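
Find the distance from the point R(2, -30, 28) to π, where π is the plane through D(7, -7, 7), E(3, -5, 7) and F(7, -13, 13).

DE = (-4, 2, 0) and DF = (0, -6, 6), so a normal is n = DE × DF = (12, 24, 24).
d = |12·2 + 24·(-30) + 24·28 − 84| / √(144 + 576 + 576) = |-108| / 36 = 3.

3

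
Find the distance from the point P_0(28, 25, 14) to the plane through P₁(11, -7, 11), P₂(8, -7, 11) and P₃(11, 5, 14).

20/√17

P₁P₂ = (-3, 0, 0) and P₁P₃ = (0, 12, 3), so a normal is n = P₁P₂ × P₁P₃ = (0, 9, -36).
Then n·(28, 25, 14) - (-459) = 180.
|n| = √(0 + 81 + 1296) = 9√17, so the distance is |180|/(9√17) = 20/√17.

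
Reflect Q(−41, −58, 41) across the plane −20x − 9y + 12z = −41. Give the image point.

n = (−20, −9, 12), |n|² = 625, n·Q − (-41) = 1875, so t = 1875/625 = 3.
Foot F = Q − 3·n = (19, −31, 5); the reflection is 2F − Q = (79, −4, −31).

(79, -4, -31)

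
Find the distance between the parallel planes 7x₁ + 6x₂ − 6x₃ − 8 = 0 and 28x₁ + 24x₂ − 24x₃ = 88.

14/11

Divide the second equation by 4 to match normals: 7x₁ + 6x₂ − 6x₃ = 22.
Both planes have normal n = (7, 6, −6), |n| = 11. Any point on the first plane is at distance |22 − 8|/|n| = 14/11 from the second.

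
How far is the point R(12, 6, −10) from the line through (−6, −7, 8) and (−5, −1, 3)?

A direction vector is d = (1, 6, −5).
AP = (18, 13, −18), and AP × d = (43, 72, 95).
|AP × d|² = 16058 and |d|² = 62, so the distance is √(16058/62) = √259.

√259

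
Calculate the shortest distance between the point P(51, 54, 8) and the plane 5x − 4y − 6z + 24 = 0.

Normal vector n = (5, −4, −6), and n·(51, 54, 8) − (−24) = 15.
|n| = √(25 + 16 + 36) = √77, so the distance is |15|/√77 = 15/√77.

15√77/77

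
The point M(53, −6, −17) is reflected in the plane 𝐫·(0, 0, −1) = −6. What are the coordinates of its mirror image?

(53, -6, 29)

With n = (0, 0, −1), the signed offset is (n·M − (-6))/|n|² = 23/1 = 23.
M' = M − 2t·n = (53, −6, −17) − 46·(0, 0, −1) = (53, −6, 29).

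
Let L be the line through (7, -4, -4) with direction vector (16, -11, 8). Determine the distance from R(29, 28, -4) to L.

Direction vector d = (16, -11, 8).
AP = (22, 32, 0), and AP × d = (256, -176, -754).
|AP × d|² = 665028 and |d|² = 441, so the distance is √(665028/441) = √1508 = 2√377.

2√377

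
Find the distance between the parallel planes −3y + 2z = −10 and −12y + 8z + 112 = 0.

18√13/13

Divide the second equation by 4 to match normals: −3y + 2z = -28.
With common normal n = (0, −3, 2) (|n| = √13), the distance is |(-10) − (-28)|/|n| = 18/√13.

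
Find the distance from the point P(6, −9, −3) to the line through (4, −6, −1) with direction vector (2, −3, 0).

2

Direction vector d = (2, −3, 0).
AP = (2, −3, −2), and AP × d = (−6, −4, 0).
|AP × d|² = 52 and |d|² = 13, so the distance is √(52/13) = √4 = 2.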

▶ Instructions for the task:
Exactly as written, output all of the entries.

▶ Finished exercise:
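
Find the distance from the point R(2, -30, 28) to π, where π is the plane through D(7, -7, 7), E(3, -5, 7) and F(7, -13, 13).

DE = (-4, 2, 0) and DF = (0, -6, 6), so a normal is n = DE × DF = (12, 24, 24).
d = |12·2 + 24·(-30) + 24·28 − 84| / √(144 + 576 + 576) = |-108| / 36 = 3.

3

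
Find the distance from the point P_0(28, 25, 14) to the plane through P₁(11, -7, 11), P₂(8, -7, 11) and P₃(11, 5, 14).

20/√17

P₁P₂ = (-3, 0, 0) and P₁P₃ = (0, 12, 3), so a normal is n = P₁P₂ × P₁P₃ = (0, 9, -36).
Then n·(28, 25, 14) - (-459) = 180.
|n| = √(0 + 81 + 1296) = 9√17, so the distance is |180|/(9√17) = 20/√17.

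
Reflect Q(−41, −58, 41) across the plane −20x − 9y + 12z = −41. Give the image point.

n = (−20, −9, 12), |n|² = 625, n·Q − (-41) = 1875, so t = 1875/625 = 3.
Foot F = Q − 3·n = (19, −31, 5); the reflection is 2F − Q = (79, −4, −31).

(79, -4, -31)

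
Find the distance between the parallel planes 7x₁ + 6x₂ − 6x₃ − 8 = 0 and 28x₁ + 24x₂ − 24x₃ = 88.

14/11

Divide the second equation by 4 to match normals: 7x₁ + 6x₂ − 6x₃ = 22.
Both planes have normal n = (7, 6, −6), |n| = 11. Any point on the first plane is at distance |22 − 8|/|n| = 14/11 from the second.

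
How far is the point R(12, 6, −10) from the line through (−6, −7, 8) and (−5, −1, 3)?

A direction vector is d = (1, 6, −5).
AP = (18, 13, −18), and AP × d = (43, 72, 95).
|AP × d|² = 16058 and |d|² = 62, so the distance is √(16058/62) = √259.

√259

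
Calculate the shortest distance between the point P(51, 54, 8) and the plane 5x − 4y − 6z + 24 = 0.

Normal vector n = (5, −4, −6), and n·(51, 54, 8) − (−24) = 15.
|n| = √(25 + 16 + 36) = √77, so the distance is |15|/√77 = 15/√77.

15√77/77

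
The point M(53, −6, −17) is reflected in the plane 𝐫·(0, 0, −1) = −6. What are the coordinates of its mirror image?

(53, -6, 29)

With n = (0, 0, −1), the signed offset is (n·M − (-6))/|n|² = 23/1 = 23.
M' = M − 2t·n = (53, −6, −17) − 46·(0, 0, −1) = (53, −6, 29).

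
Let L be the line through (7, -4, -4) with direction vector (16, -11, 8). Determine the distance from R(29, 28, -4) to L.

Direction vector d = (16, -11, 8).
AP = (22, 32, 0), and AP × d = (256, -176, -754).
|AP × d|² = 665028 and |d|² = 441, so the distance is √(665028/441) = √1508 = 2√377.

2√377

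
Find the distance between the parallel planes −3y + 2z = −10 and −12y + 8z + 112 = 0.

18√13/13

Divide the second equation by 4 to match normals: −3y + 2z = -28.
With common normal n = (0, −3, 2) (|n| = √13), the distance is |(-10) − (-28)|/|n| = 18/√13.

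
Find the distance from the point P(6, −9, −3) to the line through (4, −6, −1) with direction vector (2, −3, 0).

2

Direction vector d = (2, −3, 0).
AP = (2, −3, −2), and AP × d = (−6, −4, 0).
|AP × d|² = 52 and |d|² = 13, so the distance is √(52/13) = √4 = 2.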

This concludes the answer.